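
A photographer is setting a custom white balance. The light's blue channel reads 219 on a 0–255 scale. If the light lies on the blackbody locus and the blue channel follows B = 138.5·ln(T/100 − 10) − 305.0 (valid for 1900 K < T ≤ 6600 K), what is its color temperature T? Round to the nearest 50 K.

ln(t − 10) = (219 + 305.0) / 138.5 = 3.7834.
t − 10 = e^3.7834 = 43.965, so t = 53.965.
T = 100·t = 5396 K → 5400 K to the nearest 50 K.

5400 K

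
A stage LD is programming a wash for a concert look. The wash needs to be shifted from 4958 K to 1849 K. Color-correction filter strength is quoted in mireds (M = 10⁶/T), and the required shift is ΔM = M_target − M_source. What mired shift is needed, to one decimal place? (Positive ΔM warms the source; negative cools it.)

+339.1 mireds

M_source = 10⁶/4958 = 201.694; M_target = 10⁶/1849 = 540.833.
ΔM = 540.833 − 201.694 = 339.139 → +339.1 mireds, a warming shift.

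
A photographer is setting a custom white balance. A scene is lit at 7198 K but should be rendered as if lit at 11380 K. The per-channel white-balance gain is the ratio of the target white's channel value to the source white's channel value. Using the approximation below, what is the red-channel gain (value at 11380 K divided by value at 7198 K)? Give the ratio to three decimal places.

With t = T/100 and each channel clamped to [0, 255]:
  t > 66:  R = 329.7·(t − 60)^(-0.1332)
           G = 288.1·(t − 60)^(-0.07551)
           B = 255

At 7198 K (t = 71.98):
  R = 329.7·(71.98 − 60)^(-0.1332) = 329.7·11.98^(-0.1332) = 329.7·0.71837 = 236.847.
At 11380 K (t = 113.8):
  R = 329.7·(113.8 − 60)^(-0.1332) = 329.7·53.8^(-0.1332) = 329.7·0.58811 = 193.900.
Gain = 193.900 / 236.847 = 0.8187 → 0.819.

0.819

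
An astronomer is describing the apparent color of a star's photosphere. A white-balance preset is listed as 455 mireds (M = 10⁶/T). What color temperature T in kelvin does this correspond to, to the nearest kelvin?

2198 K

T = 10⁶ / 455 = 2197.80 K → 2198 K.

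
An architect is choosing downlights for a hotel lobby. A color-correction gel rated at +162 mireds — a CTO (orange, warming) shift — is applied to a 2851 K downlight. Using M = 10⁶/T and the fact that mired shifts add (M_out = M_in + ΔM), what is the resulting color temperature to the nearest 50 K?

M_in = 10⁶/2851 = 350.75 mireds.
M_out = 350.75 + (+162) = 512.75 mireds.
T_out = 10⁶/512.75 = 1950.3 K → 1950 K.

1950 K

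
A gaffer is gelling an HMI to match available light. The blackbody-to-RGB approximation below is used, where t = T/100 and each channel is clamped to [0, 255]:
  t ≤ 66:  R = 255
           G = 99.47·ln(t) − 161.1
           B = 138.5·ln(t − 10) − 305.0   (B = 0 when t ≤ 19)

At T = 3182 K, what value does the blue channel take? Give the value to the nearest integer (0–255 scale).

122

t = 3182/100 = 31.82; the t ≤ 66 branch applies.
B = 138.5·ln(31.82 − 10) − 305.0 = 138.5·ln 21.82 − 305.0 = 138.5·3.0828 − 305.0 = 121.972.
Rounded: 122.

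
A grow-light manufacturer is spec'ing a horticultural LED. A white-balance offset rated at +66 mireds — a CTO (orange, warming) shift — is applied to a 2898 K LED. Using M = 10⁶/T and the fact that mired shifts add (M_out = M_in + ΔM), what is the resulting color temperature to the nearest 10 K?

M_in = 10⁶/2898 = 345.07 mireds.
M_out = 345.07 + (+66) = 411.07 mireds.
T_out = 10⁶/411.07 = 2432.7 K → 2430 K.

2430 K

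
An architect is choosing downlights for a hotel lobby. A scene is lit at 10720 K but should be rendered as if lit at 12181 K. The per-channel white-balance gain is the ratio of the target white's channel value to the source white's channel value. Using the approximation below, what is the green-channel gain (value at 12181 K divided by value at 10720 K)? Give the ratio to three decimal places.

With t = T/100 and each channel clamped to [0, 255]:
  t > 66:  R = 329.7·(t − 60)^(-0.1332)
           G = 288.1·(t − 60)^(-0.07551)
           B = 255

At 10720 K (t = 107.2):
  G = 288.1·(107.2 − 60)^(-0.07551) = 288.1·47.2^(-0.07551) = 288.1·0.74748 = 215.350.
At 12181 K (t = 121.81):
  G = 288.1·(121.81 − 60)^(-0.07551) = 288.1·61.81^(-0.07551) = 288.1·0.73241 = 211.009.
Gain = 211.009 / 215.350 = 0.9798 → 0.980.

0.980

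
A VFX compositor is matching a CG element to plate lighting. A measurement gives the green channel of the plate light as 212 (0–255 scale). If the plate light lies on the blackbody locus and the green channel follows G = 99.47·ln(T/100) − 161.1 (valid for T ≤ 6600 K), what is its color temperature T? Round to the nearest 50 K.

ln t = (212 + 161.1) / 99.47 = 3.7509.
t = e^3.7509 = 42.559.
T = 100·t = 4256 K → 4250 K to the nearest 50 K.

4250 K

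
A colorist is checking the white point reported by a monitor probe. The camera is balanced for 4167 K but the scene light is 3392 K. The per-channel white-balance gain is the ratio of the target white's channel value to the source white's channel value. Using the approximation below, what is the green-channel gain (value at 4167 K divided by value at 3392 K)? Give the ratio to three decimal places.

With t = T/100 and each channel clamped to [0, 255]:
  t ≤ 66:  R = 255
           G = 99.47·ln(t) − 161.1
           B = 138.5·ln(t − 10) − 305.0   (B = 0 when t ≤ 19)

At 3392 K (t = 33.92):
  G = 99.47·ln 33.92 − 161.1 = 99.47·3.5240 − 161.1 = 189.433.
At 4167 K (t = 41.67):
  G = 99.47·ln 41.67 − 161.1 = 99.47·3.7298 − 161.1 = 209.901.
Gain = 209.901 / 189.433 = 1.1081 → 1.108.

1.108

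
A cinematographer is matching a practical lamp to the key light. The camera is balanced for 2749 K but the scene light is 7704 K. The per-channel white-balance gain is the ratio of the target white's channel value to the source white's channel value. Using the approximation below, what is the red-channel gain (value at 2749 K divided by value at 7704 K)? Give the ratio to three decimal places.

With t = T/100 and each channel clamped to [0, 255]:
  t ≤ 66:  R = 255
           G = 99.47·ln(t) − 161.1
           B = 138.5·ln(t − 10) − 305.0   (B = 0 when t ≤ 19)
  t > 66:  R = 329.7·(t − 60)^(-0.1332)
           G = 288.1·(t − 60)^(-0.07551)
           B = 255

1.128

At 7704 K (t = 77.04):
  R = 329.7·(77.04 − 60)^(-0.1332) = 329.7·17.04^(-0.1332) = 329.7·0.68544 = 225.989.
At 2749 K (t = 27.49):
  R = 255 by definition for t ≤ 66.
Gain = 255.000 / 225.989 = 1.1284 → 1.128.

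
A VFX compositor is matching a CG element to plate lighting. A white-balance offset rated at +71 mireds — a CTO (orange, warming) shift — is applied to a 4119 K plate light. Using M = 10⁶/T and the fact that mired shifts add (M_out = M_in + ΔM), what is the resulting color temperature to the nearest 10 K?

M_in = 10⁶/4119 = 242.78 mireds.
M_out = 242.78 + (+71) = 313.78 mireds.
T_out = 10⁶/313.78 = 3187.0 K → 3190 K.

3190 K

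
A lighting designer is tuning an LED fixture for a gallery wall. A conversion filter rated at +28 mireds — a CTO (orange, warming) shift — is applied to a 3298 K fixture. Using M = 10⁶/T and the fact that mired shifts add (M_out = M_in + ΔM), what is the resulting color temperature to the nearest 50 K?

M_in = 10⁶/3298 = 303.21 mireds.
M_out = 303.21 + (+28) = 331.21 mireds.
T_out = 10⁶/331.21 = 3019.2 K → 3000 K.

3000 K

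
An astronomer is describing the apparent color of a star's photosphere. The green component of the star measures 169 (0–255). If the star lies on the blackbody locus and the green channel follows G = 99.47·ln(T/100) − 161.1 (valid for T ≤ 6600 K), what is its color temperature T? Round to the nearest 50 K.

ln t = (169 + 161.1) / 99.47 = 3.3186.
t = e^3.3186 = 27.621.
T = 100·t = 2762 K → 2750 K to the nearest 50 K.

2750 K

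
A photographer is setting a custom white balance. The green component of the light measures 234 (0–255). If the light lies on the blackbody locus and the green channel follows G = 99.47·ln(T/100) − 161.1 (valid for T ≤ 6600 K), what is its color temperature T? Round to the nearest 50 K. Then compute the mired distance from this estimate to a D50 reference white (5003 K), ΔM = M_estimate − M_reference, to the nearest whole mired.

-11 mireds

ln t = (234 + 161.1) / 99.47 = 3.9721.
t = e^3.9721 = 53.093.
T = 100·t = 5309 K → 5300 K to the nearest 50 K.
M_estimate = 10⁶/5300 = 188.68; M_reference = 10⁶/5003 = 199.88.
ΔM = 188.68 − 199.88 = -11.20 → -11 mireds.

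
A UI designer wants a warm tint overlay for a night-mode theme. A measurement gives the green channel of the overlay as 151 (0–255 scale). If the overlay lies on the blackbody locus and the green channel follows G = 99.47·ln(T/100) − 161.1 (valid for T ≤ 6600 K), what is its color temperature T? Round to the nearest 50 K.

2300 K

ln t = (151 + 161.1) / 99.47 = 3.1376.
t = e^3.1376 = 23.049.
T = 100·t = 2305 K → 2300 K to the nearest 50 K.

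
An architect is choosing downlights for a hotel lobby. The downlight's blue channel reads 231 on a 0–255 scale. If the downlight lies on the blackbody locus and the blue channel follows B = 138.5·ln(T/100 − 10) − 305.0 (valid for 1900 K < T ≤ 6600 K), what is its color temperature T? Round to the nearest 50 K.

5800 K

ln(t − 10) = (231 + 305.0) / 138.5 = 3.8700.
t − 10 = e^3.8700 = 47.944, so t = 57.944.
T = 100·t = 5794 K → 5800 K to the nearest 50 K.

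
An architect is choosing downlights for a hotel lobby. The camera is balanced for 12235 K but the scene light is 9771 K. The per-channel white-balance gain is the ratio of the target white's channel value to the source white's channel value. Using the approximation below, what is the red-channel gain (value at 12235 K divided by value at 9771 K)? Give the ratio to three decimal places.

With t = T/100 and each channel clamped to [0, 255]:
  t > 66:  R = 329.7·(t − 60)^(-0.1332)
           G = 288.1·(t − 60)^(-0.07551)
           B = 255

At 9771 K (t = 97.71):
  R = 329.7·(97.71 − 60)^(-0.1332) = 329.7·37.71^(-0.1332) = 329.7·0.61662 = 203.299.
At 12235 K (t = 122.35):
  R = 329.7·(122.35 − 60)^(-0.1332) = 329.7·62.35^(-0.1332) = 329.7·0.57667 = 190.128.
Gain = 190.128 / 203.299 = 0.9352 → 0.935.

0.935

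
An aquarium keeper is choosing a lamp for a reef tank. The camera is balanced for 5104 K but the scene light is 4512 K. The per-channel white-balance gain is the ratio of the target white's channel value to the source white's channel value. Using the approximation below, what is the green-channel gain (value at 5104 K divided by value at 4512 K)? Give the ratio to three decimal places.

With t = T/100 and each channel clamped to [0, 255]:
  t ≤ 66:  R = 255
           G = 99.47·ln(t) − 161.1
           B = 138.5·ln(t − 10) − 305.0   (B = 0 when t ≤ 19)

1.056

At 4512 K (t = 45.12):
  G = 99.47·ln 45.12 − 161.1 = 99.47·3.8093 − 161.1 = 217.814.
At 5104 K (t = 51.04):
  G = 99.47·ln 51.04 − 161.1 = 99.47·3.9326 − 161.1 = 230.077.
Gain = 230.077 / 217.814 = 1.0563 → 1.056.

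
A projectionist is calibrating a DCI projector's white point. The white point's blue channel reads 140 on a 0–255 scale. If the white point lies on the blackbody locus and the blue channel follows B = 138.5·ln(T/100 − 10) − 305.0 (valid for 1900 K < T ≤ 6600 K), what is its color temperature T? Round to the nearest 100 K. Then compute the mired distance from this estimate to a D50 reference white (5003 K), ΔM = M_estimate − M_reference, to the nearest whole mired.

ln(t − 10) = (140 + 305.0) / 138.5 = 3.2130.
t − 10 = e^3.2130 = 24.853, so t = 34.853.
T = 100·t = 3485 K → 3500 K to the nearest 100 K.
M_estimate = 10⁶/3500 = 285.71; M_reference = 10⁶/5003 = 199.88.
ΔM = 285.71 − 199.88 = 85.83 → +86 mireds.

+86 mireds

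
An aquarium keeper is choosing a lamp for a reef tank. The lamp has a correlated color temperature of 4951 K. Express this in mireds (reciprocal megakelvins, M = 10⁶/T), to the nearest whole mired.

M = 10⁶ / 4951 = 201.979 → 202 mireds.

202 mireds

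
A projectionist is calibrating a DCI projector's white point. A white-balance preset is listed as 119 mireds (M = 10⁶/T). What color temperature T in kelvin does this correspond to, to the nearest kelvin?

T = 10⁶ / 119 = 8403.36 K → 8403 K.

8403 K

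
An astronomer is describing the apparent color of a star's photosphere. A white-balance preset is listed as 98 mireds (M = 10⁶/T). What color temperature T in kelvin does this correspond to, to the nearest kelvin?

T = 10⁶ / 98 = 10204.08 K → 10204 K.

10204 K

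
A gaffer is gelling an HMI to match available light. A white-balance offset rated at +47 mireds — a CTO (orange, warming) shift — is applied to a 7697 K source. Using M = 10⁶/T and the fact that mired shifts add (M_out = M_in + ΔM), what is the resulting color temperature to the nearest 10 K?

M_in = 10⁶/7697 = 129.92 mireds.
M_out = 129.92 + (+47) = 176.92 mireds.
T_out = 10⁶/176.92 = 5652.2 K → 5650 K.

5650 K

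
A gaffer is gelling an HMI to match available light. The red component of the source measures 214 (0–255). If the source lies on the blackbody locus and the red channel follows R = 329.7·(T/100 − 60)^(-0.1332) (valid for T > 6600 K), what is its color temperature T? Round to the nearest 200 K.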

* [REQUIRED ACTION]
Copy all lines above containing the string "balanced".

* [RESPONSE TO THE TASK]
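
A colorist is checking the white point reported by a monitor probe. The camera is balanced for 4167 K but the scene light is 3392 K. The per-channel white-balance gain is the ratio of the target white's channel value to the source white's channel value. Using the approximation below, what is the green-channel gain (value at 4167 K divided by value at 3392 K)? Give the ratio to three decimal places.
A cinematographer is matching a practical lamp to the key light. The camera is balanced for 2749 K but the scene light is 7704 K. The per-channel white-balance gain is the ratio of the target white's channel value to the source white's channel value. Using the approximation below, what is the red-channel gain (value at 2749 K divided by value at 7704 K)? Give the ratio to three decimal places.
An architect is choosing downlights for a hotel lobby. The camera is balanced for 12235 K but the scene light is 9771 K. The per-channel white-balance gain is the ratio of the target white's channel value to the source white's channel value. Using the approximation below, what is the red-channel gain (value at 12235 K divided by value at 9771 K)? Give the ratio to three decimal places.
An aquarium keeper is choosing a lamp for a reef tank. The camera is balanced for 5104 K but the scene light is 4512 K. The per-channel white-balance gain is the ratio of the target white's channel value to the source white's channel value. Using the approximation below, what is the green-channel gain (value at 5104 K divided by value at 4512 K)? Give the ratio to three decimal places.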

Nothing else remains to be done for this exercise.